• [Exercise directions]: Please return the lines below verbatim, beginning at the one that has "- Continuation bytes" and stopping after the one that has "List the byte", and add no other lines.

(Records from a collection)
--- START ---
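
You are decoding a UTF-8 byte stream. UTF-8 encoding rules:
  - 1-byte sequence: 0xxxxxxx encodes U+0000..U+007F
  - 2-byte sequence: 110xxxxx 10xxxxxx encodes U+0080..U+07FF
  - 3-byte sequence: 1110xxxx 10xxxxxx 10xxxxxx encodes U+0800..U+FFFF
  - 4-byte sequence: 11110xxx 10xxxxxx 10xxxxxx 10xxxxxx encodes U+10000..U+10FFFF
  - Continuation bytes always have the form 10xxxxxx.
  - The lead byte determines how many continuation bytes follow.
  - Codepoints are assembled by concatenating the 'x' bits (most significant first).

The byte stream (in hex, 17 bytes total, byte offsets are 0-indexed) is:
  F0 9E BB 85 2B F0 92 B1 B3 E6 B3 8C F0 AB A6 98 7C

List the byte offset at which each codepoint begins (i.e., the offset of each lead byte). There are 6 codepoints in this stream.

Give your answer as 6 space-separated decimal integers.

Byte[0]=F0: 4-byte lead, need 3 cont bytes. acc=0x0
Byte[1]=9E: continuation. acc=(acc<<6)|0x1E=0x1E
Byte[2]=BB: continuation. acc=(acc<<6)|0x3B=0x7BB
Byte[3]=85: continuation. acc=(acc<<6)|0x05=0x1EEC5
Completed: cp=U+1EEC5 (starts at byte 0)
Byte[4]=2B: 1-byte ASCII. cp=U+002B
Byte[5]=F0: 4-byte lead, need 3 cont bytes. acc=0x0
Byte[6]=92: continuation. acc=(acc<<6)|0x12=0x12
Byte[7]=B1: continuation. acc=(acc<<6)|0x31=0x4B1
Byte[8]=B3: continuation. acc=(acc<<6)|0x33=0x12C73
Completed: cp=U+12C73 (starts at byte 5)
Byte[9]=E6: 3-byte lead, need 2 cont bytes. acc=0x6
Byte[10]=B3: continuation. acc=(acc<<6)|0x33=0x1B3
Byte[11]=8C: continuation. acc=(acc<<6)|0x0C=0x6CCC
Completed: cp=U+6CCC (starts at byte 9)
Byte[12]=F0: 4-byte lead, need 3 cont bytes. acc=0x0
Byte[13]=AB: continuation. acc=(acc<<6)|0x2B=0x2B
Byte[14]=A6: continuation. acc=(acc<<6)|0x26=0xAE6
Byte[15]=98: continuation. acc=(acc<<6)|0x18=0x2B998
Completed: cp=U+2B998 (starts at byte 12)
Byte[16]=7C: 1-byte ASCII. cp=U+007C

Answer: 0 4 5 9 12 16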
--- END ---
• [Written response]:
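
  - Continuation bytes always have the form 10xxxxxx.
  - The lead byte determines how many continuation bytes follow.
  - Codepoints are assembled by concatenating the 'x' bits (most significant first).

The byte stream (in hex, 17 bytes total, byte offsets are 0-indexed) is:
  F0 9E BB 85 2B F0 92 B1 B3 E6 B3 8C F0 AB A6 98 7C

List the byte offset at which each codepoint begins (i.e., the offset of each lead byte). There are 6 codepoints in this stream.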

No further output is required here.